→ PROBLEM TO WORK ON: Return only the lines from the one containing "Determine the order" to the end of the entries below, exactly as written, both ends included.

→ AVAILABLE DATA:
────

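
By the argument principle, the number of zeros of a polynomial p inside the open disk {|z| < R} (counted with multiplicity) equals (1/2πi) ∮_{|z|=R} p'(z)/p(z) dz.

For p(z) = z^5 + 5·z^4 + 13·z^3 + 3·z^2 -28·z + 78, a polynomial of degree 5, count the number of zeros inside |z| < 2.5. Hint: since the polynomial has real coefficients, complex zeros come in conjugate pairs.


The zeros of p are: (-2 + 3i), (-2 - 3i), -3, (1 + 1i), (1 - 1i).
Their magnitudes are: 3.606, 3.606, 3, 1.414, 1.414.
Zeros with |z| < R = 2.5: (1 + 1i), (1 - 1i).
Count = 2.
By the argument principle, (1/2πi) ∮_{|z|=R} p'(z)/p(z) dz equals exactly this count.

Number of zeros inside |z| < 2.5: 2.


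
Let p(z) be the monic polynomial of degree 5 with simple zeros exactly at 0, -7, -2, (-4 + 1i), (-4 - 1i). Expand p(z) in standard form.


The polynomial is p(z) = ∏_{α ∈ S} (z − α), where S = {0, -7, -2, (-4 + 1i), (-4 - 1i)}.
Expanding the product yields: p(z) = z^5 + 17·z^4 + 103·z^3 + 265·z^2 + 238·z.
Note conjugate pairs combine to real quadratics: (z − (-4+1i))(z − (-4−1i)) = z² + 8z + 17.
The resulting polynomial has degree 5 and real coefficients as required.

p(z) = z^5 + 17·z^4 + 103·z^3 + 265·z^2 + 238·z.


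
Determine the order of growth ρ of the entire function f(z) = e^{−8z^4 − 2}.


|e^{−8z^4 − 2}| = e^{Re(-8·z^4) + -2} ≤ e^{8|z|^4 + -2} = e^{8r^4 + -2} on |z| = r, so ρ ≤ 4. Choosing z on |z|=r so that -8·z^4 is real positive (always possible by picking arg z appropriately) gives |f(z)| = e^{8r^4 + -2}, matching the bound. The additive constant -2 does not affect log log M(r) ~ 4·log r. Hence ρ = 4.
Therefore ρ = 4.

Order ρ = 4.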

────

→ SOLUTION TO THIS PROBLEM:
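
Determine the order of growth ρ of the entire function f(z) = e^{−8z^4 − 2}.


|e^{−8z^4 − 2}| = e^{Re(-8·z^4) + -2} ≤ e^{8|z|^4 + -2} = e^{8r^4 + -2} on |z| = r, so ρ ≤ 4. Choosing z on |z|=r so that -8·z^4 is real positive (always possible by picking arg z appropriately) gives |f(z)| = e^{8r^4 + -2}, matching the bound. The additive constant -2 does not affect log log M(r) ~ 4·log r. Hence ρ = 4.
Therefore ρ = 4.

Order ρ = 4.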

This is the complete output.